Source records:
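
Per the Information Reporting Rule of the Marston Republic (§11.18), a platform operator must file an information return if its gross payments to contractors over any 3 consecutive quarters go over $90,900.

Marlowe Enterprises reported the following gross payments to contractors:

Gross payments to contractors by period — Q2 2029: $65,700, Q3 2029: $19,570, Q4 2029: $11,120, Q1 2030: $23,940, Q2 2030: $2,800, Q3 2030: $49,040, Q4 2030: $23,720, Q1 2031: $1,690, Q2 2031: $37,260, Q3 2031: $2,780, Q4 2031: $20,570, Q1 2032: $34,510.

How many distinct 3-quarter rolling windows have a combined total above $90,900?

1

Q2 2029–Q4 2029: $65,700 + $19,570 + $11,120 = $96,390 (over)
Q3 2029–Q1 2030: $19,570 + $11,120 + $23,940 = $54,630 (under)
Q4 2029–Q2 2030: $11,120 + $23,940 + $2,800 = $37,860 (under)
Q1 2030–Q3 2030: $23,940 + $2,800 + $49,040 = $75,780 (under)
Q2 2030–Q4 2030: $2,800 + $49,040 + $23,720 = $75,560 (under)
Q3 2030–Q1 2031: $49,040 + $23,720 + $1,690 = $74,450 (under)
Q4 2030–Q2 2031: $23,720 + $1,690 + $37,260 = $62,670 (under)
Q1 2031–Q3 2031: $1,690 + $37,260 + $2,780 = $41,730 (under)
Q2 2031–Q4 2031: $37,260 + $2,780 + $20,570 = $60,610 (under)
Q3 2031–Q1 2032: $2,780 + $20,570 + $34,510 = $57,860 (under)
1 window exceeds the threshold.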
...
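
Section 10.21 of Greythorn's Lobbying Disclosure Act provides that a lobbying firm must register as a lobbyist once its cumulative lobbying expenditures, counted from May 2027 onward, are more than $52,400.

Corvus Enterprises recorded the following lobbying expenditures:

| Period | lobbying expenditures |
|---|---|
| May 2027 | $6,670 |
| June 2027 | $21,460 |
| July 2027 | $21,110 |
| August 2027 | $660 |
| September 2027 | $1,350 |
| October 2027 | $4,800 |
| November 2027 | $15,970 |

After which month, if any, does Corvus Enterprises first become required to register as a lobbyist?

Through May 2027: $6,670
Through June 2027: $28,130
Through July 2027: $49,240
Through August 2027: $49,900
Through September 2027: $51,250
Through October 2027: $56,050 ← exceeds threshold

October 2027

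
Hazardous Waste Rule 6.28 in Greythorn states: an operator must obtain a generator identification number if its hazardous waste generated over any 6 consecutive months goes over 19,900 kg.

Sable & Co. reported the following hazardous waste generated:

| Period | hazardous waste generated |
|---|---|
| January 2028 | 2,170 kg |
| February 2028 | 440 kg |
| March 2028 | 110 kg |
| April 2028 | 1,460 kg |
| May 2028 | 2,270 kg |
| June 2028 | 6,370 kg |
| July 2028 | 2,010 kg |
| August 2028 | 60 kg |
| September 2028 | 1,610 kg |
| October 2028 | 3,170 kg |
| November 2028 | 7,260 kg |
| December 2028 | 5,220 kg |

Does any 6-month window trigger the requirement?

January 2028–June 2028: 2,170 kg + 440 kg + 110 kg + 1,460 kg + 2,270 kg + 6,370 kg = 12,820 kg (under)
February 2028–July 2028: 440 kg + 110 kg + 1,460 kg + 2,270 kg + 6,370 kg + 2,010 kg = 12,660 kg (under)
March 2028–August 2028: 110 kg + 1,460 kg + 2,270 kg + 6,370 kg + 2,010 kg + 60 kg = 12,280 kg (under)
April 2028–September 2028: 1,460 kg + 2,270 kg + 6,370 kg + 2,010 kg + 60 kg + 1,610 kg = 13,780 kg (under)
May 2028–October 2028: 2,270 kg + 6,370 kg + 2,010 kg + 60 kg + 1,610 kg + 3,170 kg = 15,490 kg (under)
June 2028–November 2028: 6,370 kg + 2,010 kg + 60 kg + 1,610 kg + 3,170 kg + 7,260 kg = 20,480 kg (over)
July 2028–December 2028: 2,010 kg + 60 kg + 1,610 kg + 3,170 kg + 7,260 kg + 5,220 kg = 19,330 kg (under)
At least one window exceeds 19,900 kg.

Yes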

EXERCISE AIM: The stretch of entries above that starts with the line containing "2027 | $1,350 |" and goes on through the line containing "2027 | $15,970 |" is to be transcribed exactly, and no other line is to be transcribed.

EXERCISE ANSWER:
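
| September 2027 | $1,350 |
| October 2027 | $4,800 |
| November 2027 | $15,970 |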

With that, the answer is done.